[Collected data]
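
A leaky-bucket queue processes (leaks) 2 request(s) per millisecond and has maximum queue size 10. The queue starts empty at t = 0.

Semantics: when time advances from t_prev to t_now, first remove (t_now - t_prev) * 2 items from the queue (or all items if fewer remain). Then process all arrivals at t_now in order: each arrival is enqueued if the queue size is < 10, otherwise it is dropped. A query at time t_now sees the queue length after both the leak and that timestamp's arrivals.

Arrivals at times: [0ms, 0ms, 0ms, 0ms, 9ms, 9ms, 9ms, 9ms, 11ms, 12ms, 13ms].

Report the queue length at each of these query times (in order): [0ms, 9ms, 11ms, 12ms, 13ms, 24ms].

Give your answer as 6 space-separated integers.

Answer: 4 4 1 1 1 0

Derivation:
Queue lengths at query times:
  query t=0ms: backlog = 4
  query t=9ms: backlog = 4
  query t=11ms: backlog = 1
  query t=12ms: backlog = 1
  query t=13ms: backlog = 1
  query t=24ms: backlog = 0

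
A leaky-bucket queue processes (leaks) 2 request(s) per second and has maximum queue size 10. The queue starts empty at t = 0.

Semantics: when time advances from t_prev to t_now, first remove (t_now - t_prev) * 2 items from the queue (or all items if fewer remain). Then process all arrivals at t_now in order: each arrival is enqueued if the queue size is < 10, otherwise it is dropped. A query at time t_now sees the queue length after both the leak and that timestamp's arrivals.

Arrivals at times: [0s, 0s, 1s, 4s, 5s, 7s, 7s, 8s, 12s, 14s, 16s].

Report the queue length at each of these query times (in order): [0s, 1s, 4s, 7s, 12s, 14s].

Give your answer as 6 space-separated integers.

Answer: 2 1 1 2 1 1

Derivation:
Queue lengths at query times:
  query t=0s: backlog = 2
  query t=1s: backlog = 1
  query t=4s: backlog = 1
  query t=7s: backlog = 2
  query t=12s: backlog = 1
  query t=14s: backlog = 1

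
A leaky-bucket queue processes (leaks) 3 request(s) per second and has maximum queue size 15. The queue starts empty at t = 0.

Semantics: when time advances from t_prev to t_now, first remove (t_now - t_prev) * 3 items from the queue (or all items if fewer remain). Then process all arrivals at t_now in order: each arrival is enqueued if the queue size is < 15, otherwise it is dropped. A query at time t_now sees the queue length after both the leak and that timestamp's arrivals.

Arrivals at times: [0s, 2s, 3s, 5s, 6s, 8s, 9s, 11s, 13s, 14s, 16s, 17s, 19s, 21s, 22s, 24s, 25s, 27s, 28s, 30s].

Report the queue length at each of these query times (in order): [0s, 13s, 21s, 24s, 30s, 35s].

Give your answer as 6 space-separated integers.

Answer: 1 1 1 1 1 0

Derivation:
Queue lengths at query times:
  query t=0s: backlog = 1
  query t=13s: backlog = 1
  query t=21s: backlog = 1
  query t=24s: backlog = 1
  query t=30s: backlog = 1
  query t=35s: backlog = 0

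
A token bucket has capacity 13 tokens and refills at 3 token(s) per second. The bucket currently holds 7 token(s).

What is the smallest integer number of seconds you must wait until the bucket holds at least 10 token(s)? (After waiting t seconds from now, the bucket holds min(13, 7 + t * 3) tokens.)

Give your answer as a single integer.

Need 7 + t * 3 >= 10, so t >= 3/3.
Smallest integer t = ceil(3/3) = 1.

Answer: 1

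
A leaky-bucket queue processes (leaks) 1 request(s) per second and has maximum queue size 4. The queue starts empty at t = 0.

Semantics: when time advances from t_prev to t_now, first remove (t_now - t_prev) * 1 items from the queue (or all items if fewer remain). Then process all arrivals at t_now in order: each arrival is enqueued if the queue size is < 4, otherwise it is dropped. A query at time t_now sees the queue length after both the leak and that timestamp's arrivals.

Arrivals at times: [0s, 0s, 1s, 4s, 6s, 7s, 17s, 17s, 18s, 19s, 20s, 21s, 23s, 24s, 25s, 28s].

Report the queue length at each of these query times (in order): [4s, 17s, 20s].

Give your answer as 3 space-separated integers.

Queue lengths at query times:
  query t=4s: backlog = 1
  query t=17s: backlog = 2
  query t=20s: backlog = 2

Answer: 1 2 2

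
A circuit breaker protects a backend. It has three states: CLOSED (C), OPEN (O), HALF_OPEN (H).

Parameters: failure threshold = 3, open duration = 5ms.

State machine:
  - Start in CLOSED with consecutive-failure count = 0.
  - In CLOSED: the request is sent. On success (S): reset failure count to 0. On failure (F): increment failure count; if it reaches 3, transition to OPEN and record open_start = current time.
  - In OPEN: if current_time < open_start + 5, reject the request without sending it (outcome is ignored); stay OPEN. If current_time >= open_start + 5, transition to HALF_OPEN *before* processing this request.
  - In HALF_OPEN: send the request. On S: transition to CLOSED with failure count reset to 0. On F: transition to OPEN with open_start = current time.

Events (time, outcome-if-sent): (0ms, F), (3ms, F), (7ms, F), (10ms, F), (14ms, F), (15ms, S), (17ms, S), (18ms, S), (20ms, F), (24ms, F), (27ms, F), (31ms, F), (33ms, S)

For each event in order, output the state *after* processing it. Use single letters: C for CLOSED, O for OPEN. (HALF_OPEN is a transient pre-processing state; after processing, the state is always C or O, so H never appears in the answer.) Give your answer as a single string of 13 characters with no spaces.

State after each event:
  event#1 t=0ms outcome=F: state=CLOSED
  event#2 t=3ms outcome=F: state=CLOSED
  event#3 t=7ms outcome=F: state=OPEN
  event#4 t=10ms outcome=F: state=OPEN
  event#5 t=14ms outcome=F: state=OPEN
  event#6 t=15ms outcome=S: state=OPEN
  event#7 t=17ms outcome=S: state=OPEN
  event#8 t=18ms outcome=S: state=OPEN
  event#9 t=20ms outcome=F: state=OPEN
  event#10 t=24ms outcome=F: state=OPEN
  event#11 t=27ms outcome=F: state=OPEN
  event#12 t=31ms outcome=F: state=OPEN
  event#13 t=33ms outcome=S: state=CLOSED

Answer: CCOOOOOOOOOOC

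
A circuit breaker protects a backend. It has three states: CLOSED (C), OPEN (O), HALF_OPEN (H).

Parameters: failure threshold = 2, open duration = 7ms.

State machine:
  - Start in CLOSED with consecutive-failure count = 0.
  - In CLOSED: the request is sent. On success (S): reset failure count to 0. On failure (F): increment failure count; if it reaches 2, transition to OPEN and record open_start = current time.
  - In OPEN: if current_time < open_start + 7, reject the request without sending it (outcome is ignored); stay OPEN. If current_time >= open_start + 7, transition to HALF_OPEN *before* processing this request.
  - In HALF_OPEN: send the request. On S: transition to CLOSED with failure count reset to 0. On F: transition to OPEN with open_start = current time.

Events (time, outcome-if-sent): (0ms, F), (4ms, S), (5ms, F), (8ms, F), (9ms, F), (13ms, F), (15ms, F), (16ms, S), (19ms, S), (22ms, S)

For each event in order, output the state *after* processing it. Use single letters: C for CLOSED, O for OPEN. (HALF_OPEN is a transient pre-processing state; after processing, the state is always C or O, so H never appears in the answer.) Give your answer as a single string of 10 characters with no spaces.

Answer: CCCOOOOOOC

Derivation:
State after each event:
  event#1 t=0ms outcome=F: state=CLOSED
  event#2 t=4ms outcome=S: state=CLOSED
  event#3 t=5ms outcome=F: state=CLOSED
  event#4 t=8ms outcome=F: state=OPEN
  event#5 t=9ms outcome=F: state=OPEN
  event#6 t=13ms outcome=F: state=OPEN
  event#7 t=15ms outcome=F: state=OPEN
  event#8 t=16ms outcome=S: state=OPEN
  event#9 t=19ms outcome=S: state=OPEN
  event#10 t=22ms outcome=S: state=CLOSED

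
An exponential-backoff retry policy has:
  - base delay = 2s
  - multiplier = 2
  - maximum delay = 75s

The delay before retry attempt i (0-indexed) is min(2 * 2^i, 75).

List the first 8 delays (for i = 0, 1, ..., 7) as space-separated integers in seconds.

Answer: 2 4 8 16 32 64 75 75

Derivation:
Computing each delay:
  i=0: min(2*2^0, 75) = 2
  i=1: min(2*2^1, 75) = 4
  i=2: min(2*2^2, 75) = 8
  i=3: min(2*2^3, 75) = 16
  i=4: min(2*2^4, 75) = 32
  i=5: min(2*2^5, 75) = 64
  i=6: min(2*2^6, 75) = 75
  i=7: min(2*2^7, 75) = 75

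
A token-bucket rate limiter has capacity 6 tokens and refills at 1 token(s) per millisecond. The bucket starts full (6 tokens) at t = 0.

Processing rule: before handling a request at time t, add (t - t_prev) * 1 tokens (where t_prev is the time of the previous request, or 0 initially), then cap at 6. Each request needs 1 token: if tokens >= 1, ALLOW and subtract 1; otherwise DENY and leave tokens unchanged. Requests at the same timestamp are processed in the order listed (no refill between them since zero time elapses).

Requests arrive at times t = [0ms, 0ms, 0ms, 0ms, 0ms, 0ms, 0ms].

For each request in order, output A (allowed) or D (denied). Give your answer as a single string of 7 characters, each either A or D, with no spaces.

Answer: AAAAAAD

Derivation:
Simulating step by step:
  req#1 t=0ms: ALLOW
  req#2 t=0ms: ALLOW
  req#3 t=0ms: ALLOW
  req#4 t=0ms: ALLOW
  req#5 t=0ms: ALLOW
  req#6 t=0ms: ALLOW
  req#7 t=0ms: DENY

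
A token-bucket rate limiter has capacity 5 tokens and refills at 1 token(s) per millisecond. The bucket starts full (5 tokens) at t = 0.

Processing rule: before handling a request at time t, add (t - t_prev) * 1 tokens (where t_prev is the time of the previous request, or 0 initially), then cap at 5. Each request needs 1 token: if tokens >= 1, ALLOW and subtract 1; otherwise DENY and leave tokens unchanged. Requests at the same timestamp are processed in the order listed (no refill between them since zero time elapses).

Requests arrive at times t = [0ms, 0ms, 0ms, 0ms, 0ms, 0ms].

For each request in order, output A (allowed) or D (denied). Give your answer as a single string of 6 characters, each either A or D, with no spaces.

Simulating step by step:
  req#1 t=0ms: ALLOW
  req#2 t=0ms: ALLOW
  req#3 t=0ms: ALLOW
  req#4 t=0ms: ALLOW
  req#5 t=0ms: ALLOW
  req#6 t=0ms: DENY

Answer: AAAAAD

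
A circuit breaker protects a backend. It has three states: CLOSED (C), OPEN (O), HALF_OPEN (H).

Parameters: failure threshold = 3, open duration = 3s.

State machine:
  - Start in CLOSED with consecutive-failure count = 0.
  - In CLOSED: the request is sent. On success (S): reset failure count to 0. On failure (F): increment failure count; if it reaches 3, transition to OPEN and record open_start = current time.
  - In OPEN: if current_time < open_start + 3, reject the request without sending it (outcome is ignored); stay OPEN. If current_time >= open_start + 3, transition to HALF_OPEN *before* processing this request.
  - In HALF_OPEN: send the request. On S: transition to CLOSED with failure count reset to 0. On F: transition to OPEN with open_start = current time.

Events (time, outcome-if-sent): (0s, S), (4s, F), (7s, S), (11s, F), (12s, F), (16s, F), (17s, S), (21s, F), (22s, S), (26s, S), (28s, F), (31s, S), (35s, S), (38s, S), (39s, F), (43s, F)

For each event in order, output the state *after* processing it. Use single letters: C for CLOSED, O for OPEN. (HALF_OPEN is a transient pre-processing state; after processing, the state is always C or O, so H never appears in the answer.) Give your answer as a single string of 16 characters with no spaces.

Answer: CCCCCOOOOCCCCCCC

Derivation:
State after each event:
  event#1 t=0s outcome=S: state=CLOSED
  event#2 t=4s outcome=F: state=CLOSED
  event#3 t=7s outcome=S: state=CLOSED
  event#4 t=11s outcome=F: state=CLOSED
  event#5 t=12s outcome=F: state=CLOSED
  event#6 t=16s outcome=F: state=OPEN
  event#7 t=17s outcome=S: state=OPEN
  event#8 t=21s outcome=F: state=OPEN
  event#9 t=22s outcome=S: state=OPEN
  event#10 t=26s outcome=S: state=CLOSED
  event#11 t=28s outcome=F: state=CLOSED
  event#12 t=31s outcome=S: state=CLOSED
  event#13 t=35s outcome=S: state=CLOSED
  event#14 t=38s outcome=S: state=CLOSED
  event#15 t=39s outcome=F: state=CLOSED
  event#16 t=43s outcome=F: state=CLOSED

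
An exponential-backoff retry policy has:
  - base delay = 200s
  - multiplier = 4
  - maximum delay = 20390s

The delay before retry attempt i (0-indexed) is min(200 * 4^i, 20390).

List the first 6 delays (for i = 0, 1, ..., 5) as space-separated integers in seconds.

Computing each delay:
  i=0: min(200*4^0, 20390) = 200
  i=1: min(200*4^1, 20390) = 800
  i=2: min(200*4^2, 20390) = 3200
  i=3: min(200*4^3, 20390) = 12800
  i=4: min(200*4^4, 20390) = 20390
  i=5: min(200*4^5, 20390) = 20390

Answer: 200 800 3200 12800 20390 20390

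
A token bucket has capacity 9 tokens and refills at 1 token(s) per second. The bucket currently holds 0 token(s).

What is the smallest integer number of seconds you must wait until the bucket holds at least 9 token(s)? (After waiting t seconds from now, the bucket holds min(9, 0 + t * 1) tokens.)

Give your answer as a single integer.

Answer: 9

Derivation:
Need 0 + t * 1 >= 9, so t >= 9/1.
Smallest integer t = ceil(9/1) = 9.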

## Problem details
Your answer must be the lines from the first line of the records through the line containing "7s, 12s, 14s].", copied exactly.

## Exercise solution
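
A leaky-bucket queue processes (leaks) 2 request(s) per millisecond and has maximum queue size 10. The queue starts empty at t = 0.

Semantics: when time advances from t_prev to t_now, first remove (t_now - t_prev) * 2 items from the queue (or all items if fewer remain). Then process all arrivals at t_now in order: each arrival is enqueued if the queue size is < 10, otherwise it is dropped. A query at time t_now sees the queue length after both the leak and that timestamp's arrivals.

Arrivals at times: [0ms, 0ms, 0ms, 0ms, 9ms, 9ms, 9ms, 9ms, 11ms, 12ms, 13ms].

Report the queue length at each of these query times (in order): [0ms, 9ms, 11ms, 12ms, 13ms, 24ms].

Give your answer as 6 space-separated integers.

Answer: 4 4 1 1 1 0

Derivation:
Queue lengths at query times:
  query t=0ms: backlog = 4
  query t=9ms: backlog = 4
  query t=11ms: backlog = 1
  query t=12ms: backlog = 1
  query t=13ms: backlog = 1
  query t=24ms: backlog = 0

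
A leaky-bucket queue processes (leaks) 2 request(s) per second and has maximum queue size 10. The queue starts empty at t = 0.

Semantics: when time advances from t_prev to t_now, first remove (t_now - t_prev) * 2 items from the queue (or all items if fewer remain). Then process all arrivals at t_now in order: each arrival is enqueued if the queue size is < 10, otherwise it is dropped. A query at time t_now sees the queue length after both the leak and that timestamp's arrivals.

Arrivals at times: [0s, 0s, 1s, 4s, 5s, 7s, 7s, 8s, 12s, 14s, 16s].

Report the queue length at each of these query times (in order): [0s, 1s, 4s, 7s, 12s, 14s].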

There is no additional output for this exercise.